▶ **What you have to do**
Each line from the one containing "How many partitions of 9 use at most 5 parts?" to the end of the records should be copied exactly, and no other line.

▶ **Dataset extract**
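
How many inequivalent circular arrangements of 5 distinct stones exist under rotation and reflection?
(5-1)!/2 = 24/2 = 12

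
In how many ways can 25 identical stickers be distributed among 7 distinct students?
C(25+7-1, 7-1) = C(31, 6) = 736281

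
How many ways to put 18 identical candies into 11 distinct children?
C(18+11-1, 11-1) = C(28, 10) = 13123110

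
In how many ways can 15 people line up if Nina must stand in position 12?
Fix one position: (15-1)! = 87178291200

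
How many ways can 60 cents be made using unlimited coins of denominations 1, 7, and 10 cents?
Coefficient of x^60 in 1/(1-x^1) · 1/(1-x^7) · 1/(1-x^10). Case on j = number of 10-cent coins (j = 0..6); remainder r = 60 - 10j is made from {1,7} in ⌊r/7⌋+1 ways. r = 60, 50, 40, 30, 20, 10, 0 → 9 + 8 + 6 + 5 + 3 + 2 + 1 = 34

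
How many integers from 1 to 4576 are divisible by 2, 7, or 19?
⌊4576/2⌋+⌊4576/7⌋+⌊4576/19⌋ - ⌊4576/14⌋-⌊4576/38⌋-⌊4576/133⌋ + ⌊4576/266⌋ = 2288+653+240 - 326-120-34 + 17 = 2718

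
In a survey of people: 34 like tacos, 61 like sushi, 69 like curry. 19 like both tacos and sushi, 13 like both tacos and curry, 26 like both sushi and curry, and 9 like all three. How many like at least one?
|A∪B∪C| = 34+61+69-19-13-26+9 = 115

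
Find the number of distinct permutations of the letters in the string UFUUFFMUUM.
10! / (5! × 2! × 3!) = 2520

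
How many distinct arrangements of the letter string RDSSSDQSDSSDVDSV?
16! / (1! × 7! × 2! × 5! × 1!) = 17297280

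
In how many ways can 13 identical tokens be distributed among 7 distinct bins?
C(13+7-1, 7-1) = C(19, 6) = 27132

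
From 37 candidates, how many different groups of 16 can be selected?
C(37,16) = 37!/(16!×21!) = 12875774670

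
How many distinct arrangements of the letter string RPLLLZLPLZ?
10! / (5! × 2! × 2! × 1!) = 7560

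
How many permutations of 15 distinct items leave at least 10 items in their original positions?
Exactly j fixed points: C(15,j)·!(15-j); sum over j ≥ 10 (derangement numbers via !m = (m-1)·(!(m-1) + !(m-2)): !0..!5 = 1, 0, 1, 2, 9, 44). Σ_{j=10}^{15} C(15,j)·!(15-j) = C(15,10)·!5 + C(15,11)·!4 + C(15,12)·!3 + C(15,13)·!2 + C(15,14)·!1 + C(15,15)·!0 = 3003·44 + 1365·9 + 455·2 + 105·1 + 15·0 + 1·1 = 145433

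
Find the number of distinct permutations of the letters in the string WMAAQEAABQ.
10! / (2! × 4! × 1! × 1! × 1! × 1!) = 75600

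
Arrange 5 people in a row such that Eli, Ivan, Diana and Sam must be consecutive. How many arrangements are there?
Treat the 4 as one block: (5-4+1)! × 4! = 2 × 24 = 48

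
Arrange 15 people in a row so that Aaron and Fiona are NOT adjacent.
Total - adjacent = 15! - (15-1)!×2 = 1307674368000 - 174356582400 = 1133317785600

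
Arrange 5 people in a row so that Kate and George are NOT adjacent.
Total - adjacent = 5! - (5-1)!×2 = 120 - 48 = 72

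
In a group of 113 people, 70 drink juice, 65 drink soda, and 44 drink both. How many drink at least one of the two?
|A∪B| = |A| + |B| - |A∩B| = 70 + 65 - 44 = 91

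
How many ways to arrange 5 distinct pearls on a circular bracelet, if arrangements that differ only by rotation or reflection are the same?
(5-1)!/2 = 24/2 = 12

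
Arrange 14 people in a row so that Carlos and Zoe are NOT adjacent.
Total - adjacent = 14! - (14-1)!×2 = 87178291200 - 12454041600 = 74724249600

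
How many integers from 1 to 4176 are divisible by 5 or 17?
⌊4176/5⌋ + ⌊4176/17⌋ - ⌊4176/85⌋ = 835 + 245 - 49 = 1031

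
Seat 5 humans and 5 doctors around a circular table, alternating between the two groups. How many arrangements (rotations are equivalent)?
Fix one of the humans: (5-1)! ways for the remaining humans, × 5! ways for the doctors = 24 × 120 = 2880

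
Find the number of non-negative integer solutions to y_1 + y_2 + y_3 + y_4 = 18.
C(18+4-1, 4-1) = C(21, 3) = 1330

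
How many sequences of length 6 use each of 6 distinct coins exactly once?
6! = 720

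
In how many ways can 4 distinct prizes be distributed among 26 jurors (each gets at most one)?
P(26,4) = 26!/(26-4)! = 358800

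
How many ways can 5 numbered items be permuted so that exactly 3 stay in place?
Choose the 3 fixed points C(5,3) = 10, derange the rest: !2 = Σ_{j=0}^{2} (-1)^j·2!/j! = 2 - 2 + 1 = 1. Product = 10 × 1 = 10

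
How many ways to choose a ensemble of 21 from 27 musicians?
C(27,21) = 27!/(21!×6!) = 296010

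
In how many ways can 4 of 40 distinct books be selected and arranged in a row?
P(40,4) = 40!/(40-4)! = 2193360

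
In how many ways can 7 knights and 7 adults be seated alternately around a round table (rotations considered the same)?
Fix one of the knights: (7-1)! ways for the remaining knights, × 7! ways for the adults = 720 × 5040 = 3628800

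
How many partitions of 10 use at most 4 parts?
By conjugation, equals partitions of 10 into parts ≤ 4. Let r_j(i) = number of partitions of i into parts ≤ j, for i = 0..10. r_1(i) = 1 for all i; r_j(i) = r_{j-1}(i) + r_j(i-j). Rows j = 2..4: ≤2: 1 1 2 2 3 3 4 4 5 5 6; ≤3: 1 1 2 3 4 5 7 8 10 12 14; ≤4: 1 1 2 3 5 6 9 11 15 18 23. r_4(10) = 23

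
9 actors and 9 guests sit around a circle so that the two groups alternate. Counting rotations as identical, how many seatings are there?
Fix one of the actors: (9-1)! ways for the remaining actors, × 9! ways for the guests = 40320 × 362880 = 14631321600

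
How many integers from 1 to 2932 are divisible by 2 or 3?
⌊2932/2⌋ + ⌊2932/3⌋ - ⌊2932/6⌋ = 1466 + 977 - 488 = 1955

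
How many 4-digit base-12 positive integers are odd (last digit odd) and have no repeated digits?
Last∈{1,3,5,7,9,11}. Last=0: 0. Last nonzero: 6×10×P(10,2) = 5400. Total = 5400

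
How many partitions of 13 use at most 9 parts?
By conjugation, equals partitions of 13 into parts ≤ 9. Let r_j(i) = number of partitions of i into parts ≤ j, for i = 0..13. r_1(i) = 1 for all i; r_j(i) = r_{j-1}(i) + r_j(i-j). Rows j = 2..9: ≤2: 1 1 2 2 3 3 4 4 5 5 6 6 7 7; ≤3: 1 1 2 3 4 5 7 8 10 12 14 16 19 21; ≤4: 1 1 2 3 5 6 9 11 15 18 23 27 34 39; ≤5: 1 1 2 3 5 7 10 13 18 23 30 37 47 57; ≤6: 1 1 2 3 5 7 11 14 20 26 35 44 58 71; ≤7: 1 1 2 3 5 7 11 15 21 28 38 49 65 82; ≤8: 1 1 2 3 5 7 11 15 22 29 40 52 70 89; ≤9: 1 1 2 3 5 7 11 15 22 30 41 54 73 94. r_9(13) = 94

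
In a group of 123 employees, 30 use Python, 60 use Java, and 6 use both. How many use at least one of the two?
|A∪B| = |A| + |B| - |A∩B| = 30 + 60 - 6 = 84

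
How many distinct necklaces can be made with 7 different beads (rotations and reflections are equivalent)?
(7-1)!/2 = 720/2 = 360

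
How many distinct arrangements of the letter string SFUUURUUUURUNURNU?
17! / (3! × 2! × 1! × 1! × 10!) = 8168160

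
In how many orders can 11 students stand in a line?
11! = 39916800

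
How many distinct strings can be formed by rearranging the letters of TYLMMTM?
7! / (1! × 2! × 3! × 1!) = 420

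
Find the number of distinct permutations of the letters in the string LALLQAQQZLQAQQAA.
16! / (1! × 5! × 4! × 6!) = 10090080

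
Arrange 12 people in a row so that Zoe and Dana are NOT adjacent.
Total - adjacent = 12! - (12-1)!×2 = 479001600 - 79833600 = 399168000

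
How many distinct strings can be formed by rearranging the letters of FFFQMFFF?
8! / (6! × 1! × 1!) = 56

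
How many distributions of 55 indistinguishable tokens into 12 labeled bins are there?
C(55+12-1, 12-1) = C(66, 11) = 1074082795968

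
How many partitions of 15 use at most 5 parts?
By conjugation, equals partitions of 15 into parts ≤ 5. Let r_j(i) = number of partitions of i into parts ≤ j, for i = 0..15. r_1(i) = 1 for all i; r_j(i) = r_{j-1}(i) + r_j(i-j). Rows j = 2..5: ≤2: 1 1 2 2 3 3 4 4 5 5 6 6 7 7 8 8; ≤3: 1 1 2 3 4 5 7 8 10 12 14 16 19 21 24 27; ≤4: 1 1 2 3 5 6 9 11 15 18 23 27 34 39 47 54; ≤5: 1 1 2 3 5 7 10 13 18 23 30 37 47 57 70 84. r_5(15) = 84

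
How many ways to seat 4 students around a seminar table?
Circular: fix one position, arrange the rest. (4-1)! = 6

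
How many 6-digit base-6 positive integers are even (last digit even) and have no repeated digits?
Last∈{0,2,4}. Last=0: 120. Last nonzero: 2×4×P(4,4) = 192. Total = 312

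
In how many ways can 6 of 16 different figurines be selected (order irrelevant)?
C(16,6) = 16!/(6!×10!) = 8008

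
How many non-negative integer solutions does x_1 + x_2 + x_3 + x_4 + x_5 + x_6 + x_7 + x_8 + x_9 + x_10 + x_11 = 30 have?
C(30+11-1, 11-1) = C(40, 10) = 847660528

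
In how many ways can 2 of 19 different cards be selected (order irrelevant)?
C(19,2) = 19!/(2!×17!) = 171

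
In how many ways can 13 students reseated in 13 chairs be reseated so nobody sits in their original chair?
!13 = Σ_{j=0}^{13} (-1)^j·13!/j! = 6227020800 - 6227020800 + 3113510400 - 1037836800 + 259459200 - 51891840 + 8648640 - 1235520 + 154440 - 17160 + 1716 - 156 + 13 - 1 = 2290792932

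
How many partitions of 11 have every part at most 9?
Let r_j(i) = number of partitions of i into parts ≤ j, for i = 0..11. r_1(i) = 1 for all i; r_j(i) = r_{j-1}(i) + r_j(i-j). Rows j = 2..9: ≤2: 1 1 2 2 3 3 4 4 5 5 6 6; ≤3: 1 1 2 3 4 5 7 8 10 12 14 16; ≤4: 1 1 2 3 5 6 9 11 15 18 23 27; ≤5: 1 1 2 3 5 7 10 13 18 23 30 37; ≤6: 1 1 2 3 5 7 11 14 20 26 35 44; ≤7: 1 1 2 3 5 7 11 15 21 28 38 49; ≤8: 1 1 2 3 5 7 11 15 22 29 40 52; ≤9: 1 1 2 3 5 7 11 15 22 30 41 54. r_9(11) = 54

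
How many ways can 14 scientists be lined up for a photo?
14! = 87178291200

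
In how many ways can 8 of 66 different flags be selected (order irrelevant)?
C(66,8) = 66!/(8!×58!) = 5743572120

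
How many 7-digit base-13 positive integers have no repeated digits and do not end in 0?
Last digit: 12 nonzero choices. First digit: 11 (nonzero, ≠last). Middle 5: P(11,5) = 55440. Total = 7318080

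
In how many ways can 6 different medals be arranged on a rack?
6! = 720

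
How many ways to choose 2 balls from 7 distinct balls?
C(7,2) = 7!/(2!×5!) = 21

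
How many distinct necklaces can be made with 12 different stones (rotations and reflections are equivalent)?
(12-1)!/2 = 39916800/2 = 19958400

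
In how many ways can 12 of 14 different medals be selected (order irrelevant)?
C(14,12) = 14!/(12!×2!) = 91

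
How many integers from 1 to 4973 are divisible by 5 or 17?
⌊4973/5⌋ + ⌊4973/17⌋ - ⌊4973/85⌋ = 994 + 292 - 58 = 1228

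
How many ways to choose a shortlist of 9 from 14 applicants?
C(14,9) = 14!/(9!×5!) = 2002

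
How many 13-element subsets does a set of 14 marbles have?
C(14,13) = 14!/(13!×1!) = 14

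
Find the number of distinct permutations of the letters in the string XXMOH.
5! / (1! × 2! × 1! × 1!) = 60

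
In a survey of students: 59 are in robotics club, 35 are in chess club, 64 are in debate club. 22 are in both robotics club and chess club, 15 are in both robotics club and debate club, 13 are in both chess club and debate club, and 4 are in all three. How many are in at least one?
|A∪B∪C| = 59+35+64-22-15-13+4 = 112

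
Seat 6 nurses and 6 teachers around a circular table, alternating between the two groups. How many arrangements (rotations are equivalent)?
Fix one of the nurses: (6-1)! ways for the remaining nurses, × 6! ways for the teachers = 120 × 720 = 86400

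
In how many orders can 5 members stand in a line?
5! = 120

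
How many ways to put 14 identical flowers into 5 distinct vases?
C(14+5-1, 5-1) = C(18, 4) = 3060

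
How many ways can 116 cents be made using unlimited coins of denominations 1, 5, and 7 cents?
Coefficient of x^116 in 1/(1-x^1) · 1/(1-x^5) · 1/(1-x^7). Case on j = number of 7-cent coins (j = 0..16); remainder r = 116 - 7j is made from {1,5} in ⌊r/5⌋+1 ways. r = 116, 109, 102, 95, 88, 81, 74, 67, 60, 53, 46, 39, 32, 25, 18, 11, 4 → 24 + 22 + 21 + 20 + 18 + 17 + 15 + 14 + 13 + 11 + 10 + 8 + 7 + 6 + 4 + 3 + 1 = 214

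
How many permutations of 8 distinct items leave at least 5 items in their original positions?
Exactly j fixed points: C(8,j)·!(8-j); sum over j ≥ 5 (derangement numbers via !m = (m-1)·(!(m-1) + !(m-2)): !0..!3 = 1, 0, 1, 2). Σ_{j=5}^{8} C(8,j)·!(8-j) = C(8,5)·!3 + C(8,6)·!2 + C(8,7)·!1 + C(8,8)·!0 = 56·2 + 28·1 + 8·0 + 1·1 = 141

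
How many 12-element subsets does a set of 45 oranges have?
C(45,12) = 45!/(12!×33!) = 28760021745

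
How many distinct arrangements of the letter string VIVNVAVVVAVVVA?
14! / (1! × 1! × 9! × 3!) = 40040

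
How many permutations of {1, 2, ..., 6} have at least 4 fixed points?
Exactly j fixed points: C(6,j)·!(6-j); sum over j ≥ 4 (derangement numbers via !m = (m-1)·(!(m-1) + !(m-2)): !0..!2 = 1, 0, 1). Σ_{j=4}^{6} C(6,j)·!(6-j) = C(6,4)·!2 + C(6,5)·!1 + C(6,6)·!0 = 15·1 + 6·0 + 1·1 = 16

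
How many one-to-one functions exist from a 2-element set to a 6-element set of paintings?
P(6,2) = 6!/(6-2)! = 30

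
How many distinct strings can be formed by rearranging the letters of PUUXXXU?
7! / (3! × 3! × 1!) = 140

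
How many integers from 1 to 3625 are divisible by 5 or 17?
⌊3625/5⌋ + ⌊3625/17⌋ - ⌊3625/85⌋ = 725 + 213 - 42 = 896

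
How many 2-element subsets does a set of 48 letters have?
C(48,2) = 48!/(2!×46!) = 1128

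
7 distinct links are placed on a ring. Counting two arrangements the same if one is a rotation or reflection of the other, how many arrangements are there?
(7-1)!/2 = 720/2 = 360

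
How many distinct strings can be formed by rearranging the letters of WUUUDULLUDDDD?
13! / (5! × 2! × 1! × 5!) = 216216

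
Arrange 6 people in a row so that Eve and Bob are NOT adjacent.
Total - adjacent = 6! - (6-1)!×2 = 720 - 240 = 480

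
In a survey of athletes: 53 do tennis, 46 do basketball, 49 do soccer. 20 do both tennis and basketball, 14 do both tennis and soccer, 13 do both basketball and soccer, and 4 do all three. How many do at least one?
|A∪B∪C| = 53+46+49-20-14-13+4 = 105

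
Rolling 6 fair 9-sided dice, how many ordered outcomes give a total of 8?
Coefficient of x^8 in (x + x² + ... + x^9)^6. By inclusion-exclusion on dice exceeding 9: Σ_j (-1)^j C(6,j)·C(8-1-9j, 5) = C(6,0)·C(7,5) = 1·21 = 21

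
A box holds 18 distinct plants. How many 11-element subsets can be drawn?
C(18,11) = 18!/(11!×7!) = 31824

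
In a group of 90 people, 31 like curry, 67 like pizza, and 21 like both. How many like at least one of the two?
|A∪B| = |A| + |B| - |A∩B| = 31 + 67 - 21 = 77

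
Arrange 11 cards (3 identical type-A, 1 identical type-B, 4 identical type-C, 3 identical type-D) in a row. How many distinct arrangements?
11! / (3! × 1! × 4! × 3!) = 46200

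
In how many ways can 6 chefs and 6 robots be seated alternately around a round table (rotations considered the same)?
Fix one of the chefs: (6-1)! ways for the remaining chefs, × 6! ways for the robots = 120 × 720 = 86400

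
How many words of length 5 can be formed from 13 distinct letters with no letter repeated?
P(13,5) = 13!/(13-5)! = 154440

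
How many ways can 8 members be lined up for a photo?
8! = 40320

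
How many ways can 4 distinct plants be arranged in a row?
4! = 24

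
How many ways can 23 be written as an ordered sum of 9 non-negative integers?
C(23+9-1, 9-1) = C(31, 8) = 7888725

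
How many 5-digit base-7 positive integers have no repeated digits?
First digit: 6 choices (nonzero). Then descending: 6 × 6 × 5 × 4 × 3 = 2160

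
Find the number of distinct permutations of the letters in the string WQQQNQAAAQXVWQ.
14! / (6! × 1! × 1! × 3! × 1! × 2!) = 10090080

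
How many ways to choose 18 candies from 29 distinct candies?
C(29,18) = 29!/(18!×11!) = 34597290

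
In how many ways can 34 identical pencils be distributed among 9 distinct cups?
C(34+9-1, 9-1) = C(42, 8) = 118030185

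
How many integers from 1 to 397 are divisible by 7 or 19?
⌊397/7⌋ + ⌊397/19⌋ - ⌊397/133⌋ = 56 + 20 - 2 = 74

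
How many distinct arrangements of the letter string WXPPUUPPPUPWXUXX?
16! / (4! × 6! × 2! × 4!) = 25225200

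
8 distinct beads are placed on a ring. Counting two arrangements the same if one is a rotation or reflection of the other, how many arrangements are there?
(8-1)!/2 = 5040/2 = 2520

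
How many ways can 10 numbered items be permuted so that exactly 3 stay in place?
Choose the 3 fixed points C(10,3) = 120, derange the rest: !7 = Σ_{j=0}^{7} (-1)^j·7!/j! = 5040 - 5040 + 2520 - 840 + 210 - 42 + 7 - 1 = 1854. Product = 120 × 1854 = 222480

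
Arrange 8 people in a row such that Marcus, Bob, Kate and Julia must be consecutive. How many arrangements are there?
Treat the 4 as one block: (8-4+1)! × 4! = 120 × 24 = 2880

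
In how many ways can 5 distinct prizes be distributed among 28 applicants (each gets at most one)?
P(28,5) = 28!/(28-5)! = 11793600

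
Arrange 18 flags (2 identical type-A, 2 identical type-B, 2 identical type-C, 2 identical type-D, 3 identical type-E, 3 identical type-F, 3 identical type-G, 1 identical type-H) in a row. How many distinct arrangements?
18! / (2! × 2! × 2! × 2! × 3! × 3! × 3! × 1!) = 1852538688000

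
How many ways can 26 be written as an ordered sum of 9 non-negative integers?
C(26+9-1, 9-1) = C(34, 8) = 18156204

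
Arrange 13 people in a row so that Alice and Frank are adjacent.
Treat as block: (13-1)! × 2! = 479001600 × 2 = 958003200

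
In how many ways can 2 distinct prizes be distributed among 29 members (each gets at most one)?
P(29,2) = 29!/(29-2)! = 812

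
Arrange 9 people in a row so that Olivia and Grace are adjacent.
Treat as block: (9-1)! × 2! = 40320 × 2 = 80640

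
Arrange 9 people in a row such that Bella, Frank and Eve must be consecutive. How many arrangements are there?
Treat the 3 as one block: (9-3+1)! × 3! = 5040 × 6 = 30240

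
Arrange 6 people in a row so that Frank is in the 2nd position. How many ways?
Fix one position: (6-1)! = 120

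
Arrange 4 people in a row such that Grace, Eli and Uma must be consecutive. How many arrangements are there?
Treat the 3 as one block: (4-3+1)! × 3! = 2 × 6 = 12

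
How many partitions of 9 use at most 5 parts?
By conjugation, equals partitions of 9 into parts ≤ 5. Let r_j(i) = number of partitions of i into parts ≤ j, for i = 0..9. r_1(i) = 1 for all i; r_j(i) = r_{j-1}(i) + r_j(i-j). Rows j = 2..5: ≤2: 1 1 2 2 3 3 4 4 5 5; ≤3: 1 1 2 3 4 5 7 8 10 12; ≤4: 1 1 2 3 5 6 9 11 15 18; ≤5: 1 1 2 3 5 7 10 13 18 23. r_5(9) = 23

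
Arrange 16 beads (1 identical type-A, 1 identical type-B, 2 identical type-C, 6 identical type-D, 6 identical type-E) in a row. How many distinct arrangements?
16! / (1! × 1! × 2! × 6! × 6!) = 20180160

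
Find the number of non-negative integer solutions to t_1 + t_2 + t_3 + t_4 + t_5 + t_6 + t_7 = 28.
C(28+7-1, 7-1) = C(34, 6) = 1344904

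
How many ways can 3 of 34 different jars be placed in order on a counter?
P(34,3) = 34!/(34-3)! = 35904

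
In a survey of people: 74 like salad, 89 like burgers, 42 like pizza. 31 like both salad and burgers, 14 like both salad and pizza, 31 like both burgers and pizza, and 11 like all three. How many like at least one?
|A∪B∪C| = 74+89+42-31-14-31+11 = 140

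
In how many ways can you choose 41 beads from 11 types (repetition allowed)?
C(41+11-1, 11-1) = C(51, 10) = 12777711870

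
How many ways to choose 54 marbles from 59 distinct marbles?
C(59,54) = 59!/(54!×5!) = 5006386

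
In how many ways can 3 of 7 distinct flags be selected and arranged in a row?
P(7,3) = 7!/(7-3)! = 210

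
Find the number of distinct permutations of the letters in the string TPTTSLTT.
8! / (1! × 5! × 1! × 1!) = 336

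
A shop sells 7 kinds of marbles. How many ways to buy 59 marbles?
C(59+7-1, 7-1) = C(65, 6) = 82598880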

▶ **Answer to this task**
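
How many partitions of 9 use at most 5 parts?
By conjugation, equals partitions of 9 into parts ≤ 5. Let r_j(i) = number of partitions of i into parts ≤ j, for i = 0..9. r_1(i) = 1 for all i; r_j(i) = r_{j-1}(i) + r_j(i-j). Rows j = 2..5: ≤2: 1 1 2 2 3 3 4 4 5 5; ≤3: 1 1 2 3 4 5 7 8 10 12; ≤4: 1 1 2 3 5 6 9 11 15 18; ≤5: 1 1 2 3 5 7 10 13 18 23. r_5(9) = 23

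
Arrange 16 beads (1 identical type-A, 1 identical type-B, 2 identical type-C, 6 identical type-D, 6 identical type-E) in a row. How many distinct arrangements?
16! / (1! × 1! × 2! × 6! × 6!) = 20180160

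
Find the number of non-negative integer solutions to t_1 + t_2 + t_3 + t_4 + t_5 + t_6 + t_7 = 28.
C(28+7-1, 7-1) = C(34, 6) = 1344904

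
How many ways can 3 of 34 different jars be placed in order on a counter?
P(34,3) = 34!/(34-3)! = 35904

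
In a survey of people: 74 like salad, 89 like burgers, 42 like pizza. 31 like both salad and burgers, 14 like both salad and pizza, 31 like both burgers and pizza, and 11 like all three. How many like at least one?
|A∪B∪C| = 74+89+42-31-14-31+11 = 140

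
In how many ways can you choose 41 beads from 11 types (repetition allowed)?
C(41+11-1, 11-1) = C(51, 10) = 12777711870

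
How many ways to choose 54 marbles from 59 distinct marbles?
C(59,54) = 59!/(54!×5!) = 5006386

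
In how many ways can 3 of 7 distinct flags be selected and arranged in a row?
P(7,3) = 7!/(7-3)! = 210

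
Find the number of distinct permutations of the letters in the string TPTTSLTT.
8! / (1! × 5! × 1! × 1!) = 336

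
A shop sells 7 kinds of marbles. How many ways to buy 59 marbles?
C(59+7-1, 7-1) = C(65, 6) = 82598880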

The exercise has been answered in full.